◆ Exercise aim: For this exercise, return exactly the lines of the material below that begin at the one with "A Tomasulo-scheduled machine" and stop after the one with "6: MUL r0, r0, r2".

------

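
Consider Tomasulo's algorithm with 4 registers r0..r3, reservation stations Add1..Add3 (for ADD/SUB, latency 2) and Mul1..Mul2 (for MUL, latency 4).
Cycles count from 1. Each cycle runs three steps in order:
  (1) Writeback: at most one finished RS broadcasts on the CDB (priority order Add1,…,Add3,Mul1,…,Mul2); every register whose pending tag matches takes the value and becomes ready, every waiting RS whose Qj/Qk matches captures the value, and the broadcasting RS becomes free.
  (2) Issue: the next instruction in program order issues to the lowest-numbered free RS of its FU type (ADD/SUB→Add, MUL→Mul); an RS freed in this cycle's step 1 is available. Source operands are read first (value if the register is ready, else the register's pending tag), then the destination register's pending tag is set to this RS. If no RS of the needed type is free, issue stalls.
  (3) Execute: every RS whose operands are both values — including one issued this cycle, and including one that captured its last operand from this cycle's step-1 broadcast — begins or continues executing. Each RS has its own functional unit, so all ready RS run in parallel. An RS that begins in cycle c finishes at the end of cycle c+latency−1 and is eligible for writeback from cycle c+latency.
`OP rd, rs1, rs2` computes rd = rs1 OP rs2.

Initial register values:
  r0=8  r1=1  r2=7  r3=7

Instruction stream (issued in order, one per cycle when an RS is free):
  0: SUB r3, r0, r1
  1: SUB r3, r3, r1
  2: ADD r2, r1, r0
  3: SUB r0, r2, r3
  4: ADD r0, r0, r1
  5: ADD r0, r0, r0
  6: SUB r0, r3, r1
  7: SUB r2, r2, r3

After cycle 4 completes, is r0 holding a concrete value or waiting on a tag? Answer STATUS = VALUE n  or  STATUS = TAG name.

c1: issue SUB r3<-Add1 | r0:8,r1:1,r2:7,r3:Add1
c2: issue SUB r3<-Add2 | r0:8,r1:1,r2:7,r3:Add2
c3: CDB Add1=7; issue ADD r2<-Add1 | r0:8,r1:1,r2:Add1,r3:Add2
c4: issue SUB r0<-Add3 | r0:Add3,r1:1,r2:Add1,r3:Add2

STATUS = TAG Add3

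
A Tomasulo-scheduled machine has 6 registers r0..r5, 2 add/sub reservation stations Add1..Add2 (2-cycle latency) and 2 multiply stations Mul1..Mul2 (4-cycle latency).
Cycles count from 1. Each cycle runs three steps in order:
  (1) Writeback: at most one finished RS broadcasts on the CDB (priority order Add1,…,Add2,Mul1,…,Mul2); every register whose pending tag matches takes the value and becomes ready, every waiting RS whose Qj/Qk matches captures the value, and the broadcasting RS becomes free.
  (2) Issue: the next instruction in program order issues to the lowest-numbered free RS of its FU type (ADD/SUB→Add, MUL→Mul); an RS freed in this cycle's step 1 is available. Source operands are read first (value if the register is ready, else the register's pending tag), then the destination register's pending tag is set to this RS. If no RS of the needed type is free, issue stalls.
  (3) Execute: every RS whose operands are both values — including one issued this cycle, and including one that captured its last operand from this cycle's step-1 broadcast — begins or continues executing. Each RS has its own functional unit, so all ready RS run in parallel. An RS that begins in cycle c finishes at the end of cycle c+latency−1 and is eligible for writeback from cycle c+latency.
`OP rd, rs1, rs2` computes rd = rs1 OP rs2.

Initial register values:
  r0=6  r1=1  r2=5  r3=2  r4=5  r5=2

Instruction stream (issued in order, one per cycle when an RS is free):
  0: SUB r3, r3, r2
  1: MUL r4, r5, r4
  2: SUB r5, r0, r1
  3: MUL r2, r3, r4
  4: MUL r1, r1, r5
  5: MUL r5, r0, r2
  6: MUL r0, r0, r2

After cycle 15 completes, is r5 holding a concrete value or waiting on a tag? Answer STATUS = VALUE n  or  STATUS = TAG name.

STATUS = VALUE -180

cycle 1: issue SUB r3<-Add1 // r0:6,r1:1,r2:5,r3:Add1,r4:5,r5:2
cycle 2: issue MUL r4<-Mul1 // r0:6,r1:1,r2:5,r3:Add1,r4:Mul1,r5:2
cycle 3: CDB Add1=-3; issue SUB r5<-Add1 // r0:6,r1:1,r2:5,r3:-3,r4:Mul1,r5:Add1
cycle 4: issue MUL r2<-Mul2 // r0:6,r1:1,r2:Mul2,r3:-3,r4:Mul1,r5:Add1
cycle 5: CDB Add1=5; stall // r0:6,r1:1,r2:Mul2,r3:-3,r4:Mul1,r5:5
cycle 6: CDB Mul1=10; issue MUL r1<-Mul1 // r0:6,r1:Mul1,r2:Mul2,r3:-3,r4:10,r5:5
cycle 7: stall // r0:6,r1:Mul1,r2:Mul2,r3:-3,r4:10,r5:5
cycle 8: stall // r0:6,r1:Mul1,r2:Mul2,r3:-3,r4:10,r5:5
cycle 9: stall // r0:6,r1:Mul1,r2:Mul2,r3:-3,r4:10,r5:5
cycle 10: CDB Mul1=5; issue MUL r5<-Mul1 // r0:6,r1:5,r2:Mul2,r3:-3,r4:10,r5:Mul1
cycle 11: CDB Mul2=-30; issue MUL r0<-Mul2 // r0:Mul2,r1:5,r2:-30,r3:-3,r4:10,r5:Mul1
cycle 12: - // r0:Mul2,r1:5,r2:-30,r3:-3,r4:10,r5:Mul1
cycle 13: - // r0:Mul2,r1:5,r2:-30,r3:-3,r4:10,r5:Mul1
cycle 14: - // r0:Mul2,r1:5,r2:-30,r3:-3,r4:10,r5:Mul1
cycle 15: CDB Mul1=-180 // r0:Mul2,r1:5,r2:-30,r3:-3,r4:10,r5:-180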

------

◆ Your solution:
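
A Tomasulo-scheduled machine has 6 registers r0..r5, 2 add/sub reservation stations Add1..Add2 (2-cycle latency) and 2 multiply stations Mul1..Mul2 (4-cycle latency).
Cycles count from 1. Each cycle runs three steps in order:
  (1) Writeback: at most one finished RS broadcasts on the CDB (priority order Add1,…,Add2,Mul1,…,Mul2); every register whose pending tag matches takes the value and becomes ready, every waiting RS whose Qj/Qk matches captures the value, and the broadcasting RS becomes free.
  (2) Issue: the next instruction in program order issues to the lowest-numbered free RS of its FU type (ADD/SUB→Add, MUL→Mul); an RS freed in this cycle's step 1 is available. Source operands are read first (value if the register is ready, else the register's pending tag), then the destination register's pending tag is set to this RS. If no RS of the needed type is free, issue stalls.
  (3) Execute: every RS whose operands are both values — including one issued this cycle, and including one that captured its last operand from this cycle's step-1 broadcast — begins or continues executing. Each RS has its own functional unit, so all ready RS run in parallel. An RS that begins in cycle c finishes at the end of cycle c+latency−1 and is eligible for writeback from cycle c+latency.
`OP rd, rs1, rs2` computes rd = rs1 OP rs2.

Initial register values:
  r0=6  r1=1  r2=5  r3=2  r4=5  r5=2

Instruction stream (issued in order, one per cycle when an RS is free):
  0: SUB r3, r3, r2
  1: MUL r4, r5, r4
  2: SUB r5, r0, r1
  3: MUL r2, r3, r4
  4: MUL r1, r1, r5
  5: MUL r5, r0, r2
  6: MUL r0, r0, r2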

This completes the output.